== Segment start ==

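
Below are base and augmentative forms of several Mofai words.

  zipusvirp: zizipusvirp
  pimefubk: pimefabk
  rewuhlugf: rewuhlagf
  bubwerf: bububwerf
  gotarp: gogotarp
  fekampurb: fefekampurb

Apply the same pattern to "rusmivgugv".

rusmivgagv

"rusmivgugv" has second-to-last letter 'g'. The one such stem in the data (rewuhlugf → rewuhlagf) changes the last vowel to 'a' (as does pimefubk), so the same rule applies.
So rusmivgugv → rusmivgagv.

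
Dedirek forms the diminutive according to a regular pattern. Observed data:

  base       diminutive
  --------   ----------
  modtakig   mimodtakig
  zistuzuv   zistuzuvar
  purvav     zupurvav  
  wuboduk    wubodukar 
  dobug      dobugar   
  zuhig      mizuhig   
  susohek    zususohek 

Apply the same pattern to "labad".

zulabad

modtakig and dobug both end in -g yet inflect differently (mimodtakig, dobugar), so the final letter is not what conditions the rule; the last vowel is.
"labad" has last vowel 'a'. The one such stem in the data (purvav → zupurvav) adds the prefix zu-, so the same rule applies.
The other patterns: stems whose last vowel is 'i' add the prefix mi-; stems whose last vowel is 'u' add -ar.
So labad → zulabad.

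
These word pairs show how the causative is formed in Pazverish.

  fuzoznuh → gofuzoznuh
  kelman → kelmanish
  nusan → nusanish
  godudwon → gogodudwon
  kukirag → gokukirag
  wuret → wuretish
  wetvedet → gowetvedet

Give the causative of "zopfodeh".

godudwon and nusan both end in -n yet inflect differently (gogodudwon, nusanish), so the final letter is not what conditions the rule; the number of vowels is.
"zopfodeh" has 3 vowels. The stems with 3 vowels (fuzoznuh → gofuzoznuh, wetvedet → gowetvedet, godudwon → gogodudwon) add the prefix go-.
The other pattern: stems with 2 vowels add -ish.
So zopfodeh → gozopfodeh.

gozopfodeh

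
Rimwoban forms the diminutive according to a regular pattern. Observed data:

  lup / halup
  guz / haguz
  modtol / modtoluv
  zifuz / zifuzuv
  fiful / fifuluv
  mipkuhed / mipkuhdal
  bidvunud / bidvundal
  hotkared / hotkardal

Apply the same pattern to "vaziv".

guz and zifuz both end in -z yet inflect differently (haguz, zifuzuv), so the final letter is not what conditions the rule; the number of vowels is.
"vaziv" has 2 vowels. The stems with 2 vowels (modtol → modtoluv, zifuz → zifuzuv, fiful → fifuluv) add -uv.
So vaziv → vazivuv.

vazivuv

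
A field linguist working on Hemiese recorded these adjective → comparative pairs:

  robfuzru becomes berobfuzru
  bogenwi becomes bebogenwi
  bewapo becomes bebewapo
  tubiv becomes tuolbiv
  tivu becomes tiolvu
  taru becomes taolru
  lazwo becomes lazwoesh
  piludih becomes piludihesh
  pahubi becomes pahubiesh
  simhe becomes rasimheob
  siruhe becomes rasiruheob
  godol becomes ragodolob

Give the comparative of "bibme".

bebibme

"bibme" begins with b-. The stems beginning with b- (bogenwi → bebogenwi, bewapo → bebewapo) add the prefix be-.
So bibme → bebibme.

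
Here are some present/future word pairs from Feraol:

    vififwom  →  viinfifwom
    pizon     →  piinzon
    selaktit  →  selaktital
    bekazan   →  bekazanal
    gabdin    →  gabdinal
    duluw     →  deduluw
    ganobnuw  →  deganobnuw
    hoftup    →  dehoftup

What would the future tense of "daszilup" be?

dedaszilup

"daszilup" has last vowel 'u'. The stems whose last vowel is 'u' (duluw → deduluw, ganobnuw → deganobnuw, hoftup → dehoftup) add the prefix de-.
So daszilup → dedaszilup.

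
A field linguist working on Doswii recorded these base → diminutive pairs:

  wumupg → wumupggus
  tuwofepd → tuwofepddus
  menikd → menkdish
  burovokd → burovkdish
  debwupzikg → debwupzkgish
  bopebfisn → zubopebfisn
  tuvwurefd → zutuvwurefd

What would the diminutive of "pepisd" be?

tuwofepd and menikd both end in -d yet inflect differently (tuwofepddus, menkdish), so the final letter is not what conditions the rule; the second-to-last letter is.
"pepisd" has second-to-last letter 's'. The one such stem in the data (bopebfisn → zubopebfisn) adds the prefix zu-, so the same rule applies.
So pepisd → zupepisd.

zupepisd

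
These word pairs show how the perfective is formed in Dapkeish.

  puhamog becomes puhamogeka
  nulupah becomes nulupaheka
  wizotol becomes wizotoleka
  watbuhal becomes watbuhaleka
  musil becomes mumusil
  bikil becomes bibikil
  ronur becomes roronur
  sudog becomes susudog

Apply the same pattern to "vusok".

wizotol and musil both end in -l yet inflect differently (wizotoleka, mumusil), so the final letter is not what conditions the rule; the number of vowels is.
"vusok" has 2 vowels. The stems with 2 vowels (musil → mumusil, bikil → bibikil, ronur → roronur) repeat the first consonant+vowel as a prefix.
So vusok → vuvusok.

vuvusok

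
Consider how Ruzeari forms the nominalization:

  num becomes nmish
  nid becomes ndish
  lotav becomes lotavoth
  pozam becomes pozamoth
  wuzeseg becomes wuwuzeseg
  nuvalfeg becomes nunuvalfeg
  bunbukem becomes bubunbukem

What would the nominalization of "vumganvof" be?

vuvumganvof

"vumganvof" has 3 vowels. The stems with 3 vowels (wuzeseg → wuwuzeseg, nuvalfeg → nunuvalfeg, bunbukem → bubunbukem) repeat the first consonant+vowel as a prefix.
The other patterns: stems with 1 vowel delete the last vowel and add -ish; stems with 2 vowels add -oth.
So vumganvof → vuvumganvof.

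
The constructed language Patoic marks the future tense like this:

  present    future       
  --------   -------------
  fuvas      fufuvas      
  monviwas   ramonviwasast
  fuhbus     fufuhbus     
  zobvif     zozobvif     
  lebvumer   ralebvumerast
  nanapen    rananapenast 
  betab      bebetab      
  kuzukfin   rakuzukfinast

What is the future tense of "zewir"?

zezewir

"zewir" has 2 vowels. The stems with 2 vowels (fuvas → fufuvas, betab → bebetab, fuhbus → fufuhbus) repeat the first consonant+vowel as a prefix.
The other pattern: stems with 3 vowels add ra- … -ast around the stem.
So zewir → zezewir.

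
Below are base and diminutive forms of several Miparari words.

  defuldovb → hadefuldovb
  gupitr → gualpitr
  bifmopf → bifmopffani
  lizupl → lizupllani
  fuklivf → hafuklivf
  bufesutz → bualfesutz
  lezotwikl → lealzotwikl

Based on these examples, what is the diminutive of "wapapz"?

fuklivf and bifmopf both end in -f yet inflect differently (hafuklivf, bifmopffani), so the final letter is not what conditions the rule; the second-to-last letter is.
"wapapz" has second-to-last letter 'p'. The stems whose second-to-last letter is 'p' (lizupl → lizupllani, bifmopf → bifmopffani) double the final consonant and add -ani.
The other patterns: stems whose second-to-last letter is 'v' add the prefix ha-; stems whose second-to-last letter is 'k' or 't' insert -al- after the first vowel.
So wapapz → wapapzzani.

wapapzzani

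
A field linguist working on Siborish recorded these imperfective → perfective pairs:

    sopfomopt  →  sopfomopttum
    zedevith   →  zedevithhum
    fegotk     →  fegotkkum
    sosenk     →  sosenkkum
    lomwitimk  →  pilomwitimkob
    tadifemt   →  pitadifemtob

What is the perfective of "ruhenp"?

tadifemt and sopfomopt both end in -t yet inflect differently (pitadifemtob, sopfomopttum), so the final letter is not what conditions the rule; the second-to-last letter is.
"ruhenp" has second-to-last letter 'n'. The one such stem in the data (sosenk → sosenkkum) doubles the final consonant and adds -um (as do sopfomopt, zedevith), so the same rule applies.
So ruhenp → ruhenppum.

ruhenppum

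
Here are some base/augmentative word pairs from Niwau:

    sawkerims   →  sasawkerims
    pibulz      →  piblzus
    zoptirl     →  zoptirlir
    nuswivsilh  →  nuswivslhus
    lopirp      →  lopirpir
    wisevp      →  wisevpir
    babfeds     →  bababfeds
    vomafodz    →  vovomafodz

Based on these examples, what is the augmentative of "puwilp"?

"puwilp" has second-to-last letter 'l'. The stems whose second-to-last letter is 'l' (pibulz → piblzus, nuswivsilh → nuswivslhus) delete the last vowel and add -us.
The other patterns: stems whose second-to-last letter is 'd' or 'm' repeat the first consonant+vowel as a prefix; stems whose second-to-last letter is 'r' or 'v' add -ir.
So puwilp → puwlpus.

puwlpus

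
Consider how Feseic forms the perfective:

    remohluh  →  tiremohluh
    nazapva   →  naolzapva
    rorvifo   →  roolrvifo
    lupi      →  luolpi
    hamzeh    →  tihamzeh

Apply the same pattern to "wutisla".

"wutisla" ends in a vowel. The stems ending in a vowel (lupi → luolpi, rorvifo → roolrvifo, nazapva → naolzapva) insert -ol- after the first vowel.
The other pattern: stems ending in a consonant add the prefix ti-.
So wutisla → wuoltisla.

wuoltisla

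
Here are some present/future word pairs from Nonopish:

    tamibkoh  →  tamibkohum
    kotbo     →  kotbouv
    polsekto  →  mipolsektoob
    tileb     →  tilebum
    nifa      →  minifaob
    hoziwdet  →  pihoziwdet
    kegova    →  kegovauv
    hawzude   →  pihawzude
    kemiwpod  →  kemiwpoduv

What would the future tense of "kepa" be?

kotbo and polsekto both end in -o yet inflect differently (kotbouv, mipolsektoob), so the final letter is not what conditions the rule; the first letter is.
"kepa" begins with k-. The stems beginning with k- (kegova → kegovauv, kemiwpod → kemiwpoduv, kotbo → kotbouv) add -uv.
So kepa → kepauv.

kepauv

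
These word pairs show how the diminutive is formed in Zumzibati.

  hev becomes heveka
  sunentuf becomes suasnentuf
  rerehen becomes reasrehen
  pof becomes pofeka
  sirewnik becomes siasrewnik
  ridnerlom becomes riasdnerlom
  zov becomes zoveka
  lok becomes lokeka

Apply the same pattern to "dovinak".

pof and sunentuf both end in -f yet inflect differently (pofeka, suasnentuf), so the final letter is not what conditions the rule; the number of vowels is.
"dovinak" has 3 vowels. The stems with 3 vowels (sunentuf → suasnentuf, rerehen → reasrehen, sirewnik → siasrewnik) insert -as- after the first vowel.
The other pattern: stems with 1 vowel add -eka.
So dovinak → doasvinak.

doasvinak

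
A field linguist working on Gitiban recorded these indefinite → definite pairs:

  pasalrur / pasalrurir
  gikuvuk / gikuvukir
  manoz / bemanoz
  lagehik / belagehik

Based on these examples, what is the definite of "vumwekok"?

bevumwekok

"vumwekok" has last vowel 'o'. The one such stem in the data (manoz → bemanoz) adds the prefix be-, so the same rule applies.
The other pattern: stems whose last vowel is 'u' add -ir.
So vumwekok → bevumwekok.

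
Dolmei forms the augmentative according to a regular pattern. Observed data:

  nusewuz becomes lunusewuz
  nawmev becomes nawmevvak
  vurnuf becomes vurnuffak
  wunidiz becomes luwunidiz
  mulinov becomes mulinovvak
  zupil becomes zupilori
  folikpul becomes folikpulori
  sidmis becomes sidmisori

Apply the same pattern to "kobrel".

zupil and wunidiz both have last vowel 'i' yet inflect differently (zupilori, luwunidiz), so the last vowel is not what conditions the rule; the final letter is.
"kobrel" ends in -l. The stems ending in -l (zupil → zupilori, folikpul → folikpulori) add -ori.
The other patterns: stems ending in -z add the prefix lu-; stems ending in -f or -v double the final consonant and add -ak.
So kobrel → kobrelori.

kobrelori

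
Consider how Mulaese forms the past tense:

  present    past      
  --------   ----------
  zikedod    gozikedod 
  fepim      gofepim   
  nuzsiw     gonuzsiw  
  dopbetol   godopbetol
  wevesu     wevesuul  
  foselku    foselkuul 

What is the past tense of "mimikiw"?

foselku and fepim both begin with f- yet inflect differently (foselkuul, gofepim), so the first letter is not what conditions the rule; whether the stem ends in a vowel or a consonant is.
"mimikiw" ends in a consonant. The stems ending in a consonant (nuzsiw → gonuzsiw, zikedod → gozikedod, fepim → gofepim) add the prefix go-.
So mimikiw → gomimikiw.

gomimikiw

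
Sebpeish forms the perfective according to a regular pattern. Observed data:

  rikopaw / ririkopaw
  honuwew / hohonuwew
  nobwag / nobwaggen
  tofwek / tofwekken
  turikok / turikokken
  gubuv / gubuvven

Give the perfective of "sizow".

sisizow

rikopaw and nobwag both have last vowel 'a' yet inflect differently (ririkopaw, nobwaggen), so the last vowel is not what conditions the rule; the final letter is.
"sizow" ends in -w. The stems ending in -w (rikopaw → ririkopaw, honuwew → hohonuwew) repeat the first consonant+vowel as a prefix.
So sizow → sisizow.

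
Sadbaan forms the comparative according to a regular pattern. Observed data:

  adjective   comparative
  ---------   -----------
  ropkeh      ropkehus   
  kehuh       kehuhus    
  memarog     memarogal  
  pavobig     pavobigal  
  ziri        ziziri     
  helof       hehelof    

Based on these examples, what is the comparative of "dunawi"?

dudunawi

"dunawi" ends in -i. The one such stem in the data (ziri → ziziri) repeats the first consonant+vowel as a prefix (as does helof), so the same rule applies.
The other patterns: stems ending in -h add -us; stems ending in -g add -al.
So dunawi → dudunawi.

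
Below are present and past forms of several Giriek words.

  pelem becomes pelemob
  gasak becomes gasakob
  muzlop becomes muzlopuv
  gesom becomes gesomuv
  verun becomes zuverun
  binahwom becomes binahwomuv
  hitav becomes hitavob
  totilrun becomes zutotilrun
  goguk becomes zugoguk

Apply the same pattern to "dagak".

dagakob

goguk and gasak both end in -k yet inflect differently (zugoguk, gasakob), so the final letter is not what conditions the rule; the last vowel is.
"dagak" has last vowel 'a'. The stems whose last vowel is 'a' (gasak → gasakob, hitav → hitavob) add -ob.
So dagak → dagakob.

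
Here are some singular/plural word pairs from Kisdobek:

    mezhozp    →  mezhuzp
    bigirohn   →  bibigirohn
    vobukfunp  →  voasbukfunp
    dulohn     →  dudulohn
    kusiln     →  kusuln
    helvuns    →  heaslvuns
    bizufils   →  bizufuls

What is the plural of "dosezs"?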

== Segment end ==

» TASK TO CARRY OUT
Scan the records above for the lines holding "These word pairs show how the diminutive" and "sidmis becomes sidmisori". Transcribe those two and every line between them word for word, and no others.

» TASK RESULT
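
These word pairs show how the diminutive is formed in Zumzibati.

  hev becomes heveka
  sunentuf becomes suasnentuf
  rerehen becomes reasrehen
  pof becomes pofeka
  sirewnik becomes siasrewnik
  ridnerlom becomes riasdnerlom
  zov becomes zoveka
  lok becomes lokeka

Apply the same pattern to "dovinak".

pof and sunentuf both end in -f yet inflect differently (pofeka, suasnentuf), so the final letter is not what conditions the rule; the number of vowels is.
"dovinak" has 3 vowels. The stems with 3 vowels (sunentuf → suasnentuf, rerehen → reasrehen, sirewnik → siasrewnik) insert -as- after the first vowel.
The other pattern: stems with 1 vowel add -eka.
So dovinak → doasvinak.

doasvinak

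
A field linguist working on Gitiban recorded these indefinite → definite pairs:

  pasalrur / pasalrurir
  gikuvuk / gikuvukir
  manoz / bemanoz
  lagehik / belagehik

Based on these examples, what is the definite of "vumwekok"?

bevumwekok

"vumwekok" has last vowel 'o'. The one such stem in the data (manoz → bemanoz) adds the prefix be-, so the same rule applies.
The other pattern: stems whose last vowel is 'u' add -ir.
So vumwekok → bevumwekok.

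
Dolmei forms the augmentative according to a regular pattern. Observed data:

  nusewuz becomes lunusewuz
  nawmev becomes nawmevvak
  vurnuf becomes vurnuffak
  wunidiz becomes luwunidiz
  mulinov becomes mulinovvak
  zupil becomes zupilori
  folikpul becomes folikpulori
  sidmis becomes sidmisori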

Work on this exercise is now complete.